=== Section Start ===

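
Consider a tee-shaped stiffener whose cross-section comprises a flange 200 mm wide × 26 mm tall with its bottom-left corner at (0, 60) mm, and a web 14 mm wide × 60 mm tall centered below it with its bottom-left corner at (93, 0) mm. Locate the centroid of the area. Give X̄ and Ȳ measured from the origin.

web: A = 14 × 60 = 840.00, centroid at (100.00, 30.00).
flange: A = 200 × 26 = 5200.00, centroid at (100.00, 73.00).
ΣA = 6040.00 mm², ΣAX̄ = 604000.00 mm³, ΣAȲ = 404800.00 mm³.
X̄ = 604000.00/6040.00 = 100.00 mm; Ȳ = 404800.00/6040.00 = 67.02 mm.

X̄ = 100.00 mm, Ȳ = 67.02 mm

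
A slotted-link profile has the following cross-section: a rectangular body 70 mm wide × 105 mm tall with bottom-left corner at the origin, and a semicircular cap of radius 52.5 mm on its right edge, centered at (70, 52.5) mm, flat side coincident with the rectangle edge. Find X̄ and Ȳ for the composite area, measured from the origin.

X̄ = 56.23 mm, Ȳ = 52.50 mm

rectangular body: A = 70 × 105 = 7350.00, centroid at (35.00, 52.50).
semicircular end: A = ½π·52.5² = 4329.51, centroid at (92.28, 52.50).
ΣA = 11679.51 mm², ΣAX̄ = 656784.27 mm³, ΣAȲ = 613174.14 mm³.
X̄ = 656784.27/11679.51 = 56.23 mm; Ȳ = 613174.14/11679.51 = 52.50 mm.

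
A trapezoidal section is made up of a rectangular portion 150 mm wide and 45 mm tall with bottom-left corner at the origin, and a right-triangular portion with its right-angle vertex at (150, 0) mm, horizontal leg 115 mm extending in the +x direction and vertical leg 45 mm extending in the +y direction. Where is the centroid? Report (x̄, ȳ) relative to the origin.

rectangular portion: A = 150 × 45 = 6750.00, centroid at (75.00, 22.50).
triangular portion: A = ½·115·45 = 2587.50, centroid at (188.33, 15.00).
ΣA = 9337.50 mm²
ΣAx̄ = (6750.00)(75.00) + (2587.50)(188.33) = 993562.50 mm³
ΣAȳ = (6750.00)(22.50) + (2587.50)(15.00) = 190687.50 mm³
x̄ = 993562.50 / 9337.50 = 106.41 mm
ȳ = 190687.50 / 9337.50 = 20.42 mm

x̄ = 106.41 mm, ȳ = 20.42 mm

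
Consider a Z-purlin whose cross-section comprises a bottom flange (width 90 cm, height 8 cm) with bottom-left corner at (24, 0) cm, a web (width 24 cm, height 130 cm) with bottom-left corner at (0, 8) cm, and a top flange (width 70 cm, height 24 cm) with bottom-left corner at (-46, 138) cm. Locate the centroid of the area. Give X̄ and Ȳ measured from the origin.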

=== Section End ===

* [YOUR ASSIGNMENT]:
Copy out the whole listing exactly.

* [ANSWER BOX]:
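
Consider a tee-shaped stiffener whose cross-section comprises a flange 200 mm wide × 26 mm tall with its bottom-left corner at (0, 60) mm, and a web 14 mm wide × 60 mm tall centered below it with its bottom-left corner at (93, 0) mm. Locate the centroid of the area. Give X̄ and Ȳ measured from the origin.

web: A = 14 × 60 = 840.00, centroid at (100.00, 30.00).
flange: A = 200 × 26 = 5200.00, centroid at (100.00, 73.00).
ΣA = 6040.00 mm², ΣAX̄ = 604000.00 mm³, ΣAȲ = 404800.00 mm³.
X̄ = 604000.00/6040.00 = 100.00 mm; Ȳ = 404800.00/6040.00 = 67.02 mm.

X̄ = 100.00 mm, Ȳ = 67.02 mm

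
A slotted-link profile has the following cross-section: a rectangular body 70 mm wide × 105 mm tall with bottom-left corner at the origin, and a semicircular cap of radius 52.5 mm on its right edge, centered at (70, 52.5) mm, flat side coincident with the rectangle edge. Find X̄ and Ȳ for the composite area, measured from the origin.

X̄ = 56.23 mm, Ȳ = 52.50 mm

rectangular body: A = 70 × 105 = 7350.00, centroid at (35.00, 52.50).
semicircular end: A = ½π·52.5² = 4329.51, centroid at (92.28, 52.50).
ΣA = 11679.51 mm², ΣAX̄ = 656784.27 mm³, ΣAȲ = 613174.14 mm³.
X̄ = 656784.27/11679.51 = 56.23 mm; Ȳ = 613174.14/11679.51 = 52.50 mm.

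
A trapezoidal section is made up of a rectangular portion 150 mm wide and 45 mm tall with bottom-left corner at the origin, and a right-triangular portion with its right-angle vertex at (150, 0) mm, horizontal leg 115 mm extending in the +x direction and vertical leg 45 mm extending in the +y direction. Where is the centroid? Report (x̄, ȳ) relative to the origin.

rectangular portion: A = 150 × 45 = 6750.00, centroid at (75.00, 22.50).
triangular portion: A = ½·115·45 = 2587.50, centroid at (188.33, 15.00).
ΣA = 9337.50 mm²
ΣAx̄ = (6750.00)(75.00) + (2587.50)(188.33) = 993562.50 mm³
ΣAȳ = (6750.00)(22.50) + (2587.50)(15.00) = 190687.50 mm³
x̄ = 993562.50 / 9337.50 = 106.41 mm
ȳ = 190687.50 / 9337.50 = 20.42 mm

x̄ = 106.41 mm, ȳ = 20.42 mm

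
Consider a Z-purlin whose cross-section comprises a bottom flange (width 90 cm, height 8 cm) with bottom-left corner at (24, 0) cm, a web (width 24 cm, height 130 cm) with bottom-left corner at (0, 8) cm, and a top flange (width 70 cm, height 24 cm) with bottom-left corner at (-46, 138) cm. Locate the centroid of the area. Give X̄ and Ȳ measured from the origin.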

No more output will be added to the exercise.